About this task: Write out, from the entries below, exactly the lines that run between the lines holding "Find the continued fraction expansion of 372/53." and "The continued fraction expansion of √52", inclusive, and stop there.
══════
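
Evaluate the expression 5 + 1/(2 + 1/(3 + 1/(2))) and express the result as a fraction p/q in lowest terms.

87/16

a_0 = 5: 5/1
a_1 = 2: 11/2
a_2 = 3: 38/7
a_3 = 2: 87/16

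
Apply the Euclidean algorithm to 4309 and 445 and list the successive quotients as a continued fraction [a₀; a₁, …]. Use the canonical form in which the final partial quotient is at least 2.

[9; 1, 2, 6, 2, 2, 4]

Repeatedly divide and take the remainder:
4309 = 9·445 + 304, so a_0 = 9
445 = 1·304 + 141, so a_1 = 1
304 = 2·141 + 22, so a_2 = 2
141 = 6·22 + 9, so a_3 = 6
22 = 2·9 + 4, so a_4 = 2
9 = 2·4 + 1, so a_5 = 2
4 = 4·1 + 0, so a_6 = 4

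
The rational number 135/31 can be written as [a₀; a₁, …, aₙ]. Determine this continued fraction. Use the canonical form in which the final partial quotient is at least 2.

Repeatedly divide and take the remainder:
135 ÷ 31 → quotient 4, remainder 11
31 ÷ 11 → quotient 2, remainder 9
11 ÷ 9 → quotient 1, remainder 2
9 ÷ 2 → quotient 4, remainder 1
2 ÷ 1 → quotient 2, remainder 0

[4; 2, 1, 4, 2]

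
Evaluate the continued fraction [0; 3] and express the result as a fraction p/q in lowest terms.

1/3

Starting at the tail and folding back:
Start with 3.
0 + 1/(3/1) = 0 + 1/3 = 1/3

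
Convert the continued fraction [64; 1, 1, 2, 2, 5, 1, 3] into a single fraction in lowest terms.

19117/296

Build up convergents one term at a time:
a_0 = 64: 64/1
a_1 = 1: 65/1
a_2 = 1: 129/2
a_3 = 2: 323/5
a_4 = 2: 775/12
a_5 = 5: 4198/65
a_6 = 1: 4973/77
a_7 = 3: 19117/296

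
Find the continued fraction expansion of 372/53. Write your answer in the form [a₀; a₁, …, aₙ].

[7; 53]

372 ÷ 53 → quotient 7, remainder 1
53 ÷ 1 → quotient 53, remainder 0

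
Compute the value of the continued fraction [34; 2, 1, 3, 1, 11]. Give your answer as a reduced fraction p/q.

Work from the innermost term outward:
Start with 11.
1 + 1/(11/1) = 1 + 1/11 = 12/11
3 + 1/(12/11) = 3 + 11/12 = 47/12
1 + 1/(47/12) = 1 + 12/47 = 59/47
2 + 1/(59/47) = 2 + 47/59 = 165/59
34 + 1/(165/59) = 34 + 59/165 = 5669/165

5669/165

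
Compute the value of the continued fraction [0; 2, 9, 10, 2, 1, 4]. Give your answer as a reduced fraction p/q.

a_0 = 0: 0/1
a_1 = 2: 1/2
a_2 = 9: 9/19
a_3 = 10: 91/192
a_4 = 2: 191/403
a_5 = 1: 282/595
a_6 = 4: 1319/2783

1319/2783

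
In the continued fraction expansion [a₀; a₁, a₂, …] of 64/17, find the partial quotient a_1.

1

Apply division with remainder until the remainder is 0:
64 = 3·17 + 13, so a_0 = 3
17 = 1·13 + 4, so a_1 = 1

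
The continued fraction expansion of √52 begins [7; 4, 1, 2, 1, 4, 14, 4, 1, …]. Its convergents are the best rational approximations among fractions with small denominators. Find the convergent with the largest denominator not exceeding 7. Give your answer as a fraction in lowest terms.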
══════
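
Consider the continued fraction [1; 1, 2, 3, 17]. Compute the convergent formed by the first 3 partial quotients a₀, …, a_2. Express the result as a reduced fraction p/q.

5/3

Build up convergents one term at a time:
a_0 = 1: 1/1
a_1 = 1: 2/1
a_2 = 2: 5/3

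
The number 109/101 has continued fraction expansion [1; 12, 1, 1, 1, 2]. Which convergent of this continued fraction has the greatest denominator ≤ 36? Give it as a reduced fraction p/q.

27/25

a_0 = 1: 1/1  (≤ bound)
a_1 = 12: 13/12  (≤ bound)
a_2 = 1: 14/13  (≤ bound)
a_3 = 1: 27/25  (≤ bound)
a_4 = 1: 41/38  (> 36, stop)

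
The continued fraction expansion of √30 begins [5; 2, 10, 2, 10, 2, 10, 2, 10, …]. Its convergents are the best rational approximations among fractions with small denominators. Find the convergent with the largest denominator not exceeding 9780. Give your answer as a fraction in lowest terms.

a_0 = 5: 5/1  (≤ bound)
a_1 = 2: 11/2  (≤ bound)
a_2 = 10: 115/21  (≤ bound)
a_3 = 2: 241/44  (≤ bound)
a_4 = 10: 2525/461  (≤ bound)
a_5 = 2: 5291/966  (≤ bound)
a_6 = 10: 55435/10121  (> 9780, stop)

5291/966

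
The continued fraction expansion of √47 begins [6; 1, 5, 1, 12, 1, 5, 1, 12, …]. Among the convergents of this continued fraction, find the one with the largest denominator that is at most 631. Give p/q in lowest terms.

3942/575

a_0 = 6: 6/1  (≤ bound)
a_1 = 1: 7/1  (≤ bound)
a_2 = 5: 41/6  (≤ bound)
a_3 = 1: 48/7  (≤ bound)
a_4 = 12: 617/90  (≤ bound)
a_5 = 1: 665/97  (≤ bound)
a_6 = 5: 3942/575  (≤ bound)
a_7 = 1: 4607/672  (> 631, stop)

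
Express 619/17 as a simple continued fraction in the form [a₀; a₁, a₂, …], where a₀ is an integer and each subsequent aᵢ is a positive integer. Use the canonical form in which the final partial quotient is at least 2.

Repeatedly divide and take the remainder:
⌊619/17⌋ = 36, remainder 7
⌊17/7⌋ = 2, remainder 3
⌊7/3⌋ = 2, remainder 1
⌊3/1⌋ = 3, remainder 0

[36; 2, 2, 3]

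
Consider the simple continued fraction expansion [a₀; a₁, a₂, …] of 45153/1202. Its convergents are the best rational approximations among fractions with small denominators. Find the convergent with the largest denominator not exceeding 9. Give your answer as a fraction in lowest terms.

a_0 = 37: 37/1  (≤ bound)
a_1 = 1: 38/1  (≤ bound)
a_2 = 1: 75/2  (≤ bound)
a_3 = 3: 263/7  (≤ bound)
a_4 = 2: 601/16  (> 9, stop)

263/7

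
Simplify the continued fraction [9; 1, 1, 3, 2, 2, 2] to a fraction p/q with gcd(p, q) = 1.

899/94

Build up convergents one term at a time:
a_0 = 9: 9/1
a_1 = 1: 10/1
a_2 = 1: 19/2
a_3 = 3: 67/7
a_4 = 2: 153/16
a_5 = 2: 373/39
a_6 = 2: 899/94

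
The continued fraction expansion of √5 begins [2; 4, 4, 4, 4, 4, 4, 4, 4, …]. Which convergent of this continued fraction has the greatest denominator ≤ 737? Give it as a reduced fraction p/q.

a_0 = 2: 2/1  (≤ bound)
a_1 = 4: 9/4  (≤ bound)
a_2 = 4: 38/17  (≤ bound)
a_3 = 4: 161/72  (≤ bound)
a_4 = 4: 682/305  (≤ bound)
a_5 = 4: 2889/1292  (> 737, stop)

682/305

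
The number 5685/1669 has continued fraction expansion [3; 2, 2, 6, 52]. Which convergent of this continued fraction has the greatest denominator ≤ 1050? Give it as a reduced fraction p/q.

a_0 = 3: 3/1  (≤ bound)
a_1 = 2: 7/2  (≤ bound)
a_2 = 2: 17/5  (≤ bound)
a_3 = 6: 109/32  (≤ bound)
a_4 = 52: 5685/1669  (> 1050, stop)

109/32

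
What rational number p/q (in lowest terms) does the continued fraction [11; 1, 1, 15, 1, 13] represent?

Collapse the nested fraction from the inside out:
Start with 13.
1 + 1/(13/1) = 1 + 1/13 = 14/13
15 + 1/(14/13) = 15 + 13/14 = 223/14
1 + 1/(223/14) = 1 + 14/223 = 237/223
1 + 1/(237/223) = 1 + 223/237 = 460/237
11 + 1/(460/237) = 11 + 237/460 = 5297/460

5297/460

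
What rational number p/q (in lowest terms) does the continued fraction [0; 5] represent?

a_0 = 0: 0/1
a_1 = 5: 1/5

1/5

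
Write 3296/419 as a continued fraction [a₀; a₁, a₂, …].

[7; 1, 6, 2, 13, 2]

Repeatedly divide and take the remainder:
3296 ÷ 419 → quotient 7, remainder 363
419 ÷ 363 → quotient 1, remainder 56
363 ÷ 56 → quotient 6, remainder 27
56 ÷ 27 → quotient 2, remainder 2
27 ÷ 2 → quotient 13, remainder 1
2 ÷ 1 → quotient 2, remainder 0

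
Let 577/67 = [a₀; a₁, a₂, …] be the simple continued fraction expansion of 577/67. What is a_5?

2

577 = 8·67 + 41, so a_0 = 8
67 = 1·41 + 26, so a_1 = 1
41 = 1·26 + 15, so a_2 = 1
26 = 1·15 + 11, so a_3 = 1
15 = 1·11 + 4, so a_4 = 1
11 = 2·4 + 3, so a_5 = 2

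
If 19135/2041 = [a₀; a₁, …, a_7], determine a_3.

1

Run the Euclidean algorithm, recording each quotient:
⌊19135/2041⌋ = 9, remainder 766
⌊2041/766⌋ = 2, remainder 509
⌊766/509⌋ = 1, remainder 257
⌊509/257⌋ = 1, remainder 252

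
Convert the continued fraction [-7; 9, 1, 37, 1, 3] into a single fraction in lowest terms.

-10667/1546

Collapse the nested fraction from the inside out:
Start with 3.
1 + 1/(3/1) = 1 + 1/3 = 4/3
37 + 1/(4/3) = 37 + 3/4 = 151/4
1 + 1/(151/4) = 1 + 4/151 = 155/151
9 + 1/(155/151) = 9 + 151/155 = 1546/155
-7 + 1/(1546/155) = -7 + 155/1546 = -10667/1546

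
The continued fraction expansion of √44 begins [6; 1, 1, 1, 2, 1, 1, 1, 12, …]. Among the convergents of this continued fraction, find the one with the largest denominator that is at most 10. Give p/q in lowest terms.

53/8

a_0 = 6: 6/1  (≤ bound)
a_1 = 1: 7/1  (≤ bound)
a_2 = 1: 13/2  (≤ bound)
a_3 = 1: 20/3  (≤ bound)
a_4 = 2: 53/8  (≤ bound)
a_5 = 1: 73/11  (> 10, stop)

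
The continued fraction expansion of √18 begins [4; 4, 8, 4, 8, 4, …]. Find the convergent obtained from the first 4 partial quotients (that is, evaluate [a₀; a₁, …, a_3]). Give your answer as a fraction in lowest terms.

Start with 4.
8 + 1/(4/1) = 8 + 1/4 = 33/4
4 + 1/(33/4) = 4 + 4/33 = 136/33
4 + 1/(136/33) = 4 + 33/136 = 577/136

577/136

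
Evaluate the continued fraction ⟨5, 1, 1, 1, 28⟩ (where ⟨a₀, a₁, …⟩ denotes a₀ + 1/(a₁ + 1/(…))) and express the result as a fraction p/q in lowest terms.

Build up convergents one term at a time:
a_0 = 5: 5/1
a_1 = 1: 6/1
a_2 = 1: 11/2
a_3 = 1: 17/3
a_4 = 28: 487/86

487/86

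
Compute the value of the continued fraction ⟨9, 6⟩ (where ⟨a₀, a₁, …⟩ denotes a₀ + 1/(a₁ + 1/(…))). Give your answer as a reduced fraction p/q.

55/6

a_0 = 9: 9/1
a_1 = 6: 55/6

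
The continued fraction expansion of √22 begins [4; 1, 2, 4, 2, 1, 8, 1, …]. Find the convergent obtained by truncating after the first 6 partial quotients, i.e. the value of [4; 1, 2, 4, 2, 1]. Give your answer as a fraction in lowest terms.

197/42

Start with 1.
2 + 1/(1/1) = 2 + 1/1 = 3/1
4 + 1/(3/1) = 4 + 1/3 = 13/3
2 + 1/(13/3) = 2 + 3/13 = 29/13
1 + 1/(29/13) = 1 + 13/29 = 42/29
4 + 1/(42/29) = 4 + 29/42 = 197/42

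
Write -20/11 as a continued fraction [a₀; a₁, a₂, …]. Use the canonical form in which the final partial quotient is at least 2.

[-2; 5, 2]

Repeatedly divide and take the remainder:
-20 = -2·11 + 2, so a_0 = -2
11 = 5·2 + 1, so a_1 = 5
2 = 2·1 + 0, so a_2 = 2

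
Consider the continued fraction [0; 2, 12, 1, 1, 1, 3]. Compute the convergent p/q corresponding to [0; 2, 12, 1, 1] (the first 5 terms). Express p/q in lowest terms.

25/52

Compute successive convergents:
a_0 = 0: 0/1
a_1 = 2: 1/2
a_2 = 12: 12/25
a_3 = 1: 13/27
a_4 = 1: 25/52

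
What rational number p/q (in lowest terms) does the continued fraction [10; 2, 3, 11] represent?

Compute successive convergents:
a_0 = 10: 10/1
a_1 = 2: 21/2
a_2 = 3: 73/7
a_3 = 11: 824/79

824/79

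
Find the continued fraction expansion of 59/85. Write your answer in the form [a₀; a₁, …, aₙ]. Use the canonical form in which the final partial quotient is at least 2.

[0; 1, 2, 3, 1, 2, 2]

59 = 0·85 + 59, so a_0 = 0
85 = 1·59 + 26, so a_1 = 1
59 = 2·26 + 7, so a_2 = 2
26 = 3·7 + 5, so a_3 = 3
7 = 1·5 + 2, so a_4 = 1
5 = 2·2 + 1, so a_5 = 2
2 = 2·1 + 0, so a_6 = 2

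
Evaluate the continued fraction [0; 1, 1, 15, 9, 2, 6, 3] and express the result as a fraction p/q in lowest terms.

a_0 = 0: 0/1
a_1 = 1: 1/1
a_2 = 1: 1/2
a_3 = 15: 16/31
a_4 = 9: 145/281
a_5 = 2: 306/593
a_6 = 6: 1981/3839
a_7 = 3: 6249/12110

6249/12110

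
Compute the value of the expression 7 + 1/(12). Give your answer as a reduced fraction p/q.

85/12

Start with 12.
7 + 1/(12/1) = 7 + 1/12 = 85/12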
══════
Answer area:
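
Find the continued fraction expansion of 372/53. Write your answer in the form [a₀; a₁, …, aₙ].

[7; 53]

372 ÷ 53 → quotient 7, remainder 1
53 ÷ 1 → quotient 53, remainder 0

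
Compute the value of the continued fraction [34; 2, 1, 3, 1, 11]. Give your answer as a reduced fraction p/q.

Work from the innermost term outward:
Start with 11.
1 + 1/(11/1) = 1 + 1/11 = 12/11
3 + 1/(12/11) = 3 + 11/12 = 47/12
1 + 1/(47/12) = 1 + 12/47 = 59/47
2 + 1/(59/47) = 2 + 47/59 = 165/59
34 + 1/(165/59) = 34 + 59/165 = 5669/165

5669/165

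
Compute the value of the continued fraction [0; 2, 9, 10, 2, 1, 4]. Give your answer as a reduced fraction p/q.

a_0 = 0: 0/1
a_1 = 2: 1/2
a_2 = 9: 9/19
a_3 = 10: 91/192
a_4 = 2: 191/403
a_5 = 1: 282/595
a_6 = 4: 1319/2783

1319/2783

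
In the continued fraction expansion [a₀; a₁, a₂, …] of 64/17, find the partial quotient a_1.

1

Apply division with remainder until the remainder is 0:
64 = 3·17 + 13, so a_0 = 3
17 = 1·13 + 4, so a_1 = 1

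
The continued fraction expansion of √52 begins [7; 4, 1, 2, 1, 4, 14, 4, 1, …]. Its convergents are the best rational approximations among fractions with small denominators. Find the convergent with the largest denominator not exceeding 7. Give your answer as a fraction in lowest terms.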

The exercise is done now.